> What to produce
Once the line containing "- 7 ballots: Proposal D" is found in the records below, return it and each following line exactly, up to and including the line containing "- 6 ballots: Proposal D over Proposal C", and nothing else.
*** Extracted information ***
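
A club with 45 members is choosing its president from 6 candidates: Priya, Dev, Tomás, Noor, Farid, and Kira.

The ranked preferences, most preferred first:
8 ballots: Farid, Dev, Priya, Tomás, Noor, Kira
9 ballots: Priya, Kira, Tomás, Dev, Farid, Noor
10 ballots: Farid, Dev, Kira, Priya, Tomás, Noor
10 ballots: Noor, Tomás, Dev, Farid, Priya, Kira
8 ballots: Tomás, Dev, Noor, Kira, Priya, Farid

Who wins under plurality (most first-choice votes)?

Farid

First-place votes: Priya 9, Dev 0, Tomás 8, Noor 10, Farid 18, Kira 0.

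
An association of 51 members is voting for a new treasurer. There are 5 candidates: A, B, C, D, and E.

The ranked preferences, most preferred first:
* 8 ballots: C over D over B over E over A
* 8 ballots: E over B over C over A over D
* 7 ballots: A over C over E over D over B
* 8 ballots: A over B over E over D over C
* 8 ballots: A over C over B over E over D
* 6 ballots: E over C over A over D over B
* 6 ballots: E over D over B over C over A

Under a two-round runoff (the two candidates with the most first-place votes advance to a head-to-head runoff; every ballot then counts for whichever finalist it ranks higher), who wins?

E

Round 1 first-place votes: A 23, B 0, C 8, D 0, E 20. A and E advance.
Runoff: A is ranked above E on 23 ballots, E above A on 28.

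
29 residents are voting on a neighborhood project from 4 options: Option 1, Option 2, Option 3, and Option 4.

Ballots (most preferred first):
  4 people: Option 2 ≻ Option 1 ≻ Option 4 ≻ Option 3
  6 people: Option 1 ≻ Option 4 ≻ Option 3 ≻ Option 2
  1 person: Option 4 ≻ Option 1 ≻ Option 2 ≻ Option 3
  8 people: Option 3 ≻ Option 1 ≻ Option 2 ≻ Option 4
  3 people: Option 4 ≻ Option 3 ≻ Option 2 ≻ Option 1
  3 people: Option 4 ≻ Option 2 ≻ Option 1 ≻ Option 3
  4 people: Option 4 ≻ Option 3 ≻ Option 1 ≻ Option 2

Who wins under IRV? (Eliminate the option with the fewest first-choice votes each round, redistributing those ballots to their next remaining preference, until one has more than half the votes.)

Round 1: Option 1 6, Option 2 4, Option 3 8, Option 4 11. Option 2 eliminated.
Round 2: Option 1 10, Option 3 8, Option 4 11. Option 3 eliminated.
Round 3: Option 1 18, Option 4 11. Option 1 has a majority (≥15).

Option 1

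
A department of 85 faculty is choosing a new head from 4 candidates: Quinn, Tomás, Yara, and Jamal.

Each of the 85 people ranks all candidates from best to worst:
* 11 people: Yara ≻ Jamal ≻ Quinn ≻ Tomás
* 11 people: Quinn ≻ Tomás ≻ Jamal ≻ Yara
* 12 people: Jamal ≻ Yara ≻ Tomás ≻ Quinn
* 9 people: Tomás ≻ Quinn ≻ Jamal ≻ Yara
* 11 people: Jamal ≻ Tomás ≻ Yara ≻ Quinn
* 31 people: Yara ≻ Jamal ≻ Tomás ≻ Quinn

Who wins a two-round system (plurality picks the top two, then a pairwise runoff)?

Round 1 first-place votes: Quinn 11, Tomás 9, Yara 42, Jamal 23. Yara and Jamal advance.
Runoff: Yara is ranked above Jamal on 42 ballots, Jamal above Yara on 43.

Jamal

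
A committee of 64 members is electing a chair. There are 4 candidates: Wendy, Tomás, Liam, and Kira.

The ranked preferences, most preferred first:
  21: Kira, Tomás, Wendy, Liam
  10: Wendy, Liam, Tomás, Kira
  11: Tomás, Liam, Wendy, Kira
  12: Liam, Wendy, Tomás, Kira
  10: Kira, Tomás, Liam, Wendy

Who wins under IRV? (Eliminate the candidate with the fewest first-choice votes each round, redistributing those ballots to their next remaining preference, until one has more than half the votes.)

Liam

Round 1: Wendy 10, Tomás 11, Liam 12, Kira 31. Wendy eliminated.
Round 2: Tomás 11, Liam 22, Kira 31. Tomás eliminated.
Round 3: Liam 33, Kira 31. Liam has a majority (≥33).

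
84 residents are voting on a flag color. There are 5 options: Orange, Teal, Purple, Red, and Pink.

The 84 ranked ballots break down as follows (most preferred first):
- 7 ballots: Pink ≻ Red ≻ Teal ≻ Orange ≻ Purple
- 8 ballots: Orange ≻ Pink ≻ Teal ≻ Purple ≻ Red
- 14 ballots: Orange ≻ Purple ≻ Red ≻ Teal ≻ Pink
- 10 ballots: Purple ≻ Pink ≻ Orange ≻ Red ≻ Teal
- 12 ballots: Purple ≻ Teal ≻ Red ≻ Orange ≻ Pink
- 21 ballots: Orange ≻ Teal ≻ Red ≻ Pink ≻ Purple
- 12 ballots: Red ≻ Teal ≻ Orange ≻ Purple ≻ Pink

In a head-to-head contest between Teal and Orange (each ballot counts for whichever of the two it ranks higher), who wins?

Teal is ranked above Orange on 31 ballots; Orange above Teal on 53.

Orange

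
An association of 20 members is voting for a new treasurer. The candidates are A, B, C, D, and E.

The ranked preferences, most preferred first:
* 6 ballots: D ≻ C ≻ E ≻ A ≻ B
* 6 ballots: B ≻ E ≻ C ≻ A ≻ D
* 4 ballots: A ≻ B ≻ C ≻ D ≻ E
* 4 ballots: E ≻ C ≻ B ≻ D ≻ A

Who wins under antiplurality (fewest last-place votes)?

C

Last-place votes: A 4, B 6, C 0, D 6, E 4.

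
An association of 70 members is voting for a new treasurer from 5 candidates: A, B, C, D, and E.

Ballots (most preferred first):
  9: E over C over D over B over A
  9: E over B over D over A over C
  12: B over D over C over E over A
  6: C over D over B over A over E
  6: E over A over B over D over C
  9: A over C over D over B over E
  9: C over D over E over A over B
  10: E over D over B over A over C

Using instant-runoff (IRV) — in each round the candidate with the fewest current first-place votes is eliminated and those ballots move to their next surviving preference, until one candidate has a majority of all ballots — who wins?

C

Round 1: A 9, B 12, C 15, D 0, E 34. D eliminated.
Round 2: A 9, B 12, C 15, E 34. A eliminated.
Round 3: B 12, C 24, E 34. B eliminated.
Round 4: C 36, E 34. C has a majority (≥36).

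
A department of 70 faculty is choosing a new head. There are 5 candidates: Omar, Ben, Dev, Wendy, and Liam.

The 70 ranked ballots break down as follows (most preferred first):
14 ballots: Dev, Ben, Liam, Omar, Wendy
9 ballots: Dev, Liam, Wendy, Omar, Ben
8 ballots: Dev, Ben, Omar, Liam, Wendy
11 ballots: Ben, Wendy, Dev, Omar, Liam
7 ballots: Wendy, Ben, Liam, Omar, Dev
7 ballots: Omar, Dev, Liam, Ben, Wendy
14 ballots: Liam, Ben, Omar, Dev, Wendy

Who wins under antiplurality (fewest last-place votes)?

Last-place votes: Omar 0, Ben 9, Dev 7, Wendy 43, Liam 11.

Omar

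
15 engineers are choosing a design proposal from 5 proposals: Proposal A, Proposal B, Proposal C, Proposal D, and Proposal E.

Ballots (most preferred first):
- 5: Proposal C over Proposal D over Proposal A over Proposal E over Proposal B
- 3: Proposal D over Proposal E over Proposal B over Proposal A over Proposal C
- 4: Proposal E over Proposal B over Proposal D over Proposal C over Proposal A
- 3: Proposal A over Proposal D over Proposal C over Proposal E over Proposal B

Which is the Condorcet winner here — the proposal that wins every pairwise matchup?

Proposal D

Proposal D vs Proposal A: 12–3
Proposal D vs Proposal B: 11–4
Proposal D vs Proposal C: 10–5
Proposal D vs Proposal E: 11–4
Proposal D beats every other proposal.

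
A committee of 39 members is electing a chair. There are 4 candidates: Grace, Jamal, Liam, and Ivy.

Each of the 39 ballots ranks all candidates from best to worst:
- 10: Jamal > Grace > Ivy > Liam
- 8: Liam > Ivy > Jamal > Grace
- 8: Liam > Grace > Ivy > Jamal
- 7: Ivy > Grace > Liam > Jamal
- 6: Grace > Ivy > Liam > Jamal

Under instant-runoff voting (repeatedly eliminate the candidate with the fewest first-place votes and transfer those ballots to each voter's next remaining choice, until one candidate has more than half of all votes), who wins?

Ivy

Round 1: Grace 6, Jamal 10, Liam 16, Ivy 7. Grace eliminated.
Round 2: Jamal 10, Liam 16, Ivy 13. Jamal eliminated.
Round 3: Liam 16, Ivy 23. Ivy has a majority (≥20).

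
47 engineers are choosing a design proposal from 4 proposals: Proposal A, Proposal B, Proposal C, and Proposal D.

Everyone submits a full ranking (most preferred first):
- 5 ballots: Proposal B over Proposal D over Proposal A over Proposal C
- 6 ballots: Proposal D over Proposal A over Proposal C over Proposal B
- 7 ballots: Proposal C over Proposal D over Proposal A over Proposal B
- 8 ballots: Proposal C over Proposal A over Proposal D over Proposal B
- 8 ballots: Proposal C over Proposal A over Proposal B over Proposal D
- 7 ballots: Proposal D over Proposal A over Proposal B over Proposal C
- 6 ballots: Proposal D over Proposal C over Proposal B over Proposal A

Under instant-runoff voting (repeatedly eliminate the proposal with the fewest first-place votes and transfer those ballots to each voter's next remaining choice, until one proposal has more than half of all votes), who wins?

Round 1: Proposal A 0, Proposal B 5, Proposal C 23, Proposal D 19. Proposal A eliminated.
Round 2: Proposal B 5, Proposal C 23, Proposal D 19. Proposal B eliminated.
Round 3: Proposal C 23, Proposal D 24. Proposal D has a majority (≥24).

Proposal D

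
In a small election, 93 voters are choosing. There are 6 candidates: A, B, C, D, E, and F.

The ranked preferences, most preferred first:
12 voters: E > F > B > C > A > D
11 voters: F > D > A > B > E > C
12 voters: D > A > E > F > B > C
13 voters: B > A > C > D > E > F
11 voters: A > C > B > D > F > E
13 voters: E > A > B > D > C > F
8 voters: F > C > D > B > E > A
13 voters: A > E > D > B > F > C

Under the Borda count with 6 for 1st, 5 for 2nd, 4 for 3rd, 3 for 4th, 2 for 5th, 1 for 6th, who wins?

A

A: 12×2 + 11×4 + 12×5 + 13×5 + 11×6 + 13×5 + 8×1 + 13×6 = 410
B: 12×4 + 11×3 + 12×2 + 13×6 + 11×4 + 13×4 + 8×3 + 13×3 = 342
C: 12×3 + 11×1 + 12×1 + 13×4 + 11×5 + 13×2 + 8×5 + 13×1 = 245
D: 12×1 + 11×5 + 12×6 + 13×3 + 11×3 + 13×3 + 8×4 + 13×4 = 334
E: 12×6 + 11×2 + 12×4 + 13×2 + 11×1 + 13×6 + 8×2 + 13×5 = 338
F: 12×5 + 11×6 + 12×3 + 13×1 + 11×2 + 13×1 + 8×6 + 13×2 = 284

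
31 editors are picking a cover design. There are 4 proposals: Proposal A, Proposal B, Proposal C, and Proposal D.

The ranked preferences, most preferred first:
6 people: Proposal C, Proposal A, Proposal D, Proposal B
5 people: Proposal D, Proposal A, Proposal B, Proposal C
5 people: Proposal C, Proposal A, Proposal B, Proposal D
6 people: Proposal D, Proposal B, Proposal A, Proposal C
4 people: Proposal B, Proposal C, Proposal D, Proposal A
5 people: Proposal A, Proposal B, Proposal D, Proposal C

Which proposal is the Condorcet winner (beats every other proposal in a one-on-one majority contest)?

Proposal A

Proposal A vs Proposal B: 21–10
Proposal A vs Proposal C: 16–15
Proposal A vs Proposal D: 16–15
Proposal A beats every other proposal.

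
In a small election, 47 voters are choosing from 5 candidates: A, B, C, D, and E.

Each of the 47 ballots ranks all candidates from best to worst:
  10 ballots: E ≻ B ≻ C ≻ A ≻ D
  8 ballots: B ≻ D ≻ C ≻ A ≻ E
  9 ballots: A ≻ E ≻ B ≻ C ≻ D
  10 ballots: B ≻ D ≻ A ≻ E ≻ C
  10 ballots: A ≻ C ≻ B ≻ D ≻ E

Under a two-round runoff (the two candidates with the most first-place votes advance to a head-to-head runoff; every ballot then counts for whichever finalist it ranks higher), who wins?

Round 1 first-place votes: A 19, B 18, C 0, D 0, E 10. A and B advance.
Runoff: A is ranked above B on 19 ballots, B above A on 28.

B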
***
> Response below
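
- 7 ballots: Proposal D over Proposal A over Proposal B over Proposal C
- 6 ballots: Proposal D over Proposal C over Proposal B over Proposal A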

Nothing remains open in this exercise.